Data items
Segment Open
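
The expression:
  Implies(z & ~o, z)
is always true.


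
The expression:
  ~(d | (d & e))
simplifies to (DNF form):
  ~d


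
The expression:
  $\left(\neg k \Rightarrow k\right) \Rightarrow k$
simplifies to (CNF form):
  $\text{True}$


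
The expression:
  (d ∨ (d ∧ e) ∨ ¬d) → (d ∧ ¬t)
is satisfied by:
  {d: True, t: False}


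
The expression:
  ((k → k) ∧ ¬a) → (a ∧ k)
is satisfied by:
  {a: True}


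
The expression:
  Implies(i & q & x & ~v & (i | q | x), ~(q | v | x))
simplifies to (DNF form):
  v | ~i | ~q | ~x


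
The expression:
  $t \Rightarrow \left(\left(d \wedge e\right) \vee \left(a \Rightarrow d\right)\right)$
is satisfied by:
  {d: True, t: False, a: False}
  {d: False, t: False, a: False}
  {a: True, d: True, t: False}
  {a: True, d: False, t: False}
  {t: True, d: True, a: False}
  {t: True, d: False, a: False}
  {t: True, a: True, d: True}


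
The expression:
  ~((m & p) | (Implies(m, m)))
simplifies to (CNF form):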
Segment Closed
About this exercise
Exactly the lines from the one holding "Implies(i & q" through the end of the records above are to be returned, and nothing else.

Answer section
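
  Implies(i & q & x & ~v & (i | q | x), ~(q | v | x))
simplifies to (DNF form):
  v | ~i | ~q | ~x


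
The expression:
  $t \Rightarrow \left(\left(d \wedge e\right) \vee \left(a \Rightarrow d\right)\right)$
is satisfied by:
  {d: True, t: False, a: False}
  {d: False, t: False, a: False}
  {a: True, d: True, t: False}
  {a: True, d: False, t: False}
  {t: True, d: True, a: False}
  {t: True, d: False, a: False}
  {t: True, a: True, d: True}


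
The expression:
  ~((m & p) | (Implies(m, m)))
simplifies to (CNF form):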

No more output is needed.